*Task description*: Could you copy every record below exactly as it is written?

Items from a data source
--
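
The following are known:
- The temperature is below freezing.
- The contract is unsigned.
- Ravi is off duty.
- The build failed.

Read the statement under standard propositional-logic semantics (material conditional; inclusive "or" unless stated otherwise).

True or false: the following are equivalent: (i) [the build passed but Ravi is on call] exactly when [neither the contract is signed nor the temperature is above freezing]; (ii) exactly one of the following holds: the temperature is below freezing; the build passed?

Let W = "the build passed" (False), P = "Ravi is on call" (False), G = "the contract is signed" (False), S = "the temperature is below freezing" (True).
Formalization: ((W and P) iff (G nor not S)) iff (S xor W)

W and P = False and False = False
not S = not True = False
G nor not S = False nor False = True
(W and P) iff (G nor not S) = False iff True = False
S xor W = True xor False = True
((W and P) iff (G nor not S)) iff (S xor W) = False iff True = False

The statement is false.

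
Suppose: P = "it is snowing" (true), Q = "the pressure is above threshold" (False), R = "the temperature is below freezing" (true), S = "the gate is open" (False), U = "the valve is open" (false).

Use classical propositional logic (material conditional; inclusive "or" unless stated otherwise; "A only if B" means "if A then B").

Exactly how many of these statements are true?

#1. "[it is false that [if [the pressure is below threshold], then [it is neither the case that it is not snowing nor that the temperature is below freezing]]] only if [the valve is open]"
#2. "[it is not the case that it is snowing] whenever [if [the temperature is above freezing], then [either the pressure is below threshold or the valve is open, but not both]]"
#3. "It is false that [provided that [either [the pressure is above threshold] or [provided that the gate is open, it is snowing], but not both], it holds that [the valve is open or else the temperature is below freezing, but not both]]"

0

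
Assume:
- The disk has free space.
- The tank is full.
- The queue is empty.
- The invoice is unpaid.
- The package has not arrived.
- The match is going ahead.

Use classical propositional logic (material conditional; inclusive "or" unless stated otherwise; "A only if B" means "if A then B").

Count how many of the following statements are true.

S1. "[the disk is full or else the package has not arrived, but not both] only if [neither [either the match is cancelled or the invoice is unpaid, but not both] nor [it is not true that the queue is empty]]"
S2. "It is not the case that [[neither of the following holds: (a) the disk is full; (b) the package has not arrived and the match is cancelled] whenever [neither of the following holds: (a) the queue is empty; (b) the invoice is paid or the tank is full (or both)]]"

0

Let D = "the disk is full" (F), N = "the package has arrived" (F), L = "the match is cancelled" (F), U = "the invoice is paid" (F), W = "the queue is empty" (T), P = "the tank is full" (T).

S1: Formalization: (D xor ~N) -> ((L xor ~U) nor ~W)

~N = ~F = T
D xor ~N = F xor T = T
~U = ~F = T
L xor ~U = F xor T = T
~W = ~T = F
(L xor ~U) nor ~W = T nor F = F
(D xor ~N) -> ((L xor ~U) nor ~W) = T -> F = F
Thus S1 is false.

S2: Parsed as ~((W nor (U | P)) -> (D nor (~N & L)))

U | P = F | T = T
W nor (U | P) = T nor T = F
~N = ~F = T
~N & L = T & F = F
D nor (~N & L) = F nor F = T
(W nor (U | P)) -> (D nor (~N & L)) = F -> T = T
~((W nor (U | P)) -> (D nor (~N & L))) = ~T = F
Hence S2 is false.

0 of the 2 statements are true (none).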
--
*Written solution*:
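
The following are known:
- The temperature is below freezing.
- The contract is unsigned.
- Ravi is off duty.
- The build failed.

Read the statement under standard propositional-logic semantics (material conditional; inclusive "or" unless stated otherwise).

True or false: the following are equivalent: (i) [the build passed but Ravi is on call] exactly when [neither the contract is signed nor the temperature is above freezing]; (ii) exactly one of the following holds: the temperature is below freezing; the build passed?

Let W = "the build passed" (False), P = "Ravi is on call" (False), G = "the contract is signed" (False), S = "the temperature is below freezing" (True).
Formalization: ((W and P) iff (G nor not S)) iff (S xor W)

W and P = False and False = False
not S = not True = False
G nor not S = False nor False = True
(W and P) iff (G nor not S) = False iff True = False
S xor W = True xor False = True
((W and P) iff (G nor not S)) iff (S xor W) = False iff True = False

The statement is false.

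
Suppose: P = "it is snowing" (true), Q = "the pressure is above threshold" (False), R = "the temperature is below freezing" (true), S = "the gate is open" (False), U = "the valve is open" (false).

Use classical propositional logic (material conditional; inclusive "or" unless stated otherwise; "A only if B" means "if A then B").

Exactly how many of these statements are true?

#1. "[it is false that [if [the pressure is below threshold], then [it is neither the case that it is not snowing nor that the temperature is below freezing]]] only if [the valve is open]"
#2. "[it is not the case that it is snowing] whenever [if [the temperature is above freezing], then [either the pressure is below threshold or the valve is open, but not both]]"
#3. "It is false that [provided that [either [the pressure is above threshold] or [provided that the gate is open, it is snowing], but not both], it holds that [the valve is open or else the temperature is below freezing, but not both]]"

0

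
Assume:
- The disk has free space.
- The tank is full.
- The queue is empty.
- The invoice is unpaid.
- The package has not arrived.
- The match is going ahead.

Use classical propositional logic (material conditional; inclusive "or" unless stated otherwise; "A only if B" means "if A then B").

Count how many of the following statements are true.

S1. "[the disk is full or else the package has not arrived, but not both] only if [neither [either the match is cancelled or the invoice is unpaid, but not both] nor [it is not true that the queue is empty]]"
S2. "It is not the case that [[neither of the following holds: (a) the disk is full; (b) the package has not arrived and the match is cancelled] whenever [neither of the following holds: (a) the queue is empty; (b) the invoice is paid or the tank is full (or both)]]"

0

Let D = "the disk is full" (F), N = "the package has arrived" (F), L = "the match is cancelled" (F), U = "the invoice is paid" (F), W = "the queue is empty" (T), P = "the tank is full" (T).

S1: Formalization: (D xor ~N) -> ((L xor ~U) nor ~W)

~N = ~F = T
D xor ~N = F xor T = T
~U = ~F = T
L xor ~U = F xor T = T
~W = ~T = F
(L xor ~U) nor ~W = T nor F = F
(D xor ~N) -> ((L xor ~U) nor ~W) = T -> F = F
Thus S1 is false.

S2: Parsed as ~((W nor (U | P)) -> (D nor (~N & L)))

U | P = F | T = T
W nor (U | P) = T nor T = F
~N = ~F = T
~N & L = T & F = F
D nor (~N & L) = F nor F = T
(W nor (U | P)) -> (D nor (~N & L)) = F -> T = T
~((W nor (U | P)) -> (D nor (~N & L))) = ~T = F
Hence S2 is false.

0 of the 2 statements are true (none).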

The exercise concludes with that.